[Dataset records]

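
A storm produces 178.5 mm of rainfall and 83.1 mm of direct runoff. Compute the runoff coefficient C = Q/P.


The runoff coefficient C = runoff depth / rainfall depth.
C = 83.1 / 178.5
  = 0.4655.

0.4655


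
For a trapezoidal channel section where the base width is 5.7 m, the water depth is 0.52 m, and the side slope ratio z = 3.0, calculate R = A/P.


For a trapezoidal section with side slope z:
A = (b + z*y)*y = (5.7 + 3.0*0.52)*0.52 = 3.775 m^2.
P = b + 2*y*sqrt(1 + z^2) = 5.7 + 2*0.52*sqrt(1 + 3.0^2) = 8.989 m.
R = A/P = 3.775 / 8.989 = 0.42 m.

0.42


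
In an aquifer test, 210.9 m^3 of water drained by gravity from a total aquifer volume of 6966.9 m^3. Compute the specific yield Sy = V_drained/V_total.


Specific yield Sy = Volume drained / Total volume.
Sy = 210.9 / 6966.9
   = 0.0303.

0.0303


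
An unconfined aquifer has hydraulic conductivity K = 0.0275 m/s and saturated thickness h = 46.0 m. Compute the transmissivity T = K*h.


Transmissivity is defined as T = K * h.
T = 0.0275 * 46.0
  = 1.265 m^2/s.

1.265


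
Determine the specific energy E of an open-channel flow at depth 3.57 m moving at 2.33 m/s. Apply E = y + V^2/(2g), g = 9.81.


Specific energy E = y + V^2/(2g).
Velocity head = V^2/(2g) = 2.33^2 / (2*9.81) = 5.4289 / 19.62 = 0.2767 m.
E = 3.57 + 0.2767 = 3.8467 m.

3.8467


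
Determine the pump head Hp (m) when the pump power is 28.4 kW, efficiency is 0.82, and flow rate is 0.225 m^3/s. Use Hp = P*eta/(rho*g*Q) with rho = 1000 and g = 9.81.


Pump head formula: Hp = P * eta / (rho * g * Q).
Numerator: P * eta = 28.4 * 1000 * 0.82 = 23288.0 W.
Denominator: rho * g * Q = 1000 * 9.81 * 0.225 = 2207.25.
Hp = 23288.0 / 2207.25 = 10.55 m.

10.55


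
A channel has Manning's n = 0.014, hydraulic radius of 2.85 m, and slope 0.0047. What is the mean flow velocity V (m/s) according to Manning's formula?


Manning's equation gives V = (1/n) * R^(2/3) * S^(1/2).
First, compute R^(2/3) = 2.85^(2/3) = 2.0102.
Next, S^(1/2) = 0.0047^(1/2) = 0.068557.
Then 1/n = 1/0.014 = 71.43.
V = 71.43 * 2.0102 * 0.068557 = 9.8435 m/s.

9.8435


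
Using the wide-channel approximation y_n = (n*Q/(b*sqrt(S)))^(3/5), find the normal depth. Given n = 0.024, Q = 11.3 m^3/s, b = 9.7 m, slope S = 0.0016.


We use the wide-channel approximation y_n = (n*Q/(b*sqrt(S)))^(3/5).
sqrt(S) = sqrt(0.0016) = 0.04.
Numerator: n*Q = 0.024 * 11.3 = 0.2712.
Denominator: b*sqrt(S) = 9.7 * 0.04 = 0.388.
arg = 0.699.
y_n = 0.699^(3/5) = 0.8066 m.

0.8066


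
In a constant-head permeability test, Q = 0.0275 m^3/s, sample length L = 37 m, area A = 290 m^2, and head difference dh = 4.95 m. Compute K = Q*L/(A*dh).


From K = Q*L / (A*dh):
Numerator: Q*L = 0.0275 * 37 = 1.0175.
Denominator: A*dh = 290 * 4.95 = 1435.5.
K = 1.0175 / 1435.5 = 0.000709 m/s.

0.000709


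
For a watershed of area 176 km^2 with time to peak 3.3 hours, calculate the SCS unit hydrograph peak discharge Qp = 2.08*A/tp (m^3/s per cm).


SCS formula: Qp = 2.08 * A / tp.
Qp = 2.08 * 176 / 3.3
   = 366.08 / 3.3
   = 110.93 m^3/s per cm.

110.93


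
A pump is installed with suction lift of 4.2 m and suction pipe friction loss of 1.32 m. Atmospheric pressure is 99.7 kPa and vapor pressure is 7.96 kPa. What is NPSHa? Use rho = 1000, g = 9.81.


NPSHa = p_atm/(rho*g) - z_s - hf_s - p_vap/(rho*g).
p_atm/(rho*g) = 99.7*1000 / (1000*9.81) = 10.163 m.
p_vap/(rho*g) = 7.96*1000 / (1000*9.81) = 0.811 m.
NPSHa = 10.163 - 4.2 - 1.32 - 0.811
      = 3.83 m.

3.83


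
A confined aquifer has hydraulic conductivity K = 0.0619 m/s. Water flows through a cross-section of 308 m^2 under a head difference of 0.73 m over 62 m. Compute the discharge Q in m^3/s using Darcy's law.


Darcy's law: Q = K * A * i, where i = dh/L.
Hydraulic gradient i = 0.73 / 62 = 0.011774.
Q = 0.0619 * 308 * 0.011774
  = 0.2245 m^3/s.

0.2245


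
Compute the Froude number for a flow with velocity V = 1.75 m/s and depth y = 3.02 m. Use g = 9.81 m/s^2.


The Froude number is defined as Fr = V / sqrt(g*y).
g*y = 9.81 * 3.02 = 29.6262.
sqrt(g*y) = sqrt(29.6262) = 5.443.
Fr = 1.75 / 5.443 = 0.3215.

0.3215


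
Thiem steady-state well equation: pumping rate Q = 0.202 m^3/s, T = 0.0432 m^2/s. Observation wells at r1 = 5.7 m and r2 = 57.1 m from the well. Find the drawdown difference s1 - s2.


Thiem equation: s1 - s2 = Q/(2*pi*T) * ln(r2/r1).
ln(r2/r1) = ln(57.1/5.7) = 2.3043.
Q/(2*pi*T) = 0.202 / (2*pi*0.0432) = 0.202 / 0.2714 = 0.7442.
s1 - s2 = 0.7442 * 2.3043 = 1.7149 m.

1.7149


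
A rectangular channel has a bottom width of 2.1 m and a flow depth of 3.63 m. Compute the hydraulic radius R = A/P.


For a rectangular section:
Flow area A = b * y = 2.1 * 3.63 = 7.62 m^2.
Wetted perimeter P = b + 2y = 2.1 + 2*3.63 = 9.36 m.
Hydraulic radius R = A/P = 7.62 / 9.36 = 0.8144 m.

0.8144


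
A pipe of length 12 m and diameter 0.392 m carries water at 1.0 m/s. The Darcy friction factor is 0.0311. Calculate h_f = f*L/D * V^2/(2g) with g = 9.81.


Darcy-Weisbach equation: h_f = f * (L/D) * V^2/(2g).
f * L/D = 0.0311 * 12/0.392 = 0.952.
V^2/(2g) = 1.0^2 / (2*9.81) = 1.0 / 19.62 = 0.051 m.
h_f = 0.952 * 0.051 = 0.049 m.

0.049


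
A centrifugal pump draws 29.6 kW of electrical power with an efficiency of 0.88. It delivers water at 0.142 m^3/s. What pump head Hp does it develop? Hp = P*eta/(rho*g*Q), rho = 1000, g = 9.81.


Pump head formula: Hp = P * eta / (rho * g * Q).
Numerator: P * eta = 29.6 * 1000 * 0.88 = 26048.0 W.
Denominator: rho * g * Q = 1000 * 9.81 * 0.142 = 1393.02.
Hp = 26048.0 / 1393.02 = 18.7 m.

18.7


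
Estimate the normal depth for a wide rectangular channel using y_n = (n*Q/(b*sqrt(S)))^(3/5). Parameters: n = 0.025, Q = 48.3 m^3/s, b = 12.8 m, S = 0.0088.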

[REQUIREMENT] Beginning at the line where "A centrifugal pump" appears, extract each line through the end of the data above; keep them exact and include nothing else.

[SOLUTION TO THIS TASK]
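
A centrifugal pump draws 29.6 kW of electrical power with an efficiency of 0.88. It delivers water at 0.142 m^3/s. What pump head Hp does it develop? Hp = P*eta/(rho*g*Q), rho = 1000, g = 9.81.


Pump head formula: Hp = P * eta / (rho * g * Q).
Numerator: P * eta = 29.6 * 1000 * 0.88 = 26048.0 W.
Denominator: rho * g * Q = 1000 * 9.81 * 0.142 = 1393.02.
Hp = 26048.0 / 1393.02 = 18.7 m.

18.7


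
Estimate the normal depth for a wide rectangular channel using y_n = (n*Q/(b*sqrt(S)))^(3/5). Parameters: n = 0.025, Q = 48.3 m^3/s, b = 12.8 m, S = 0.0088.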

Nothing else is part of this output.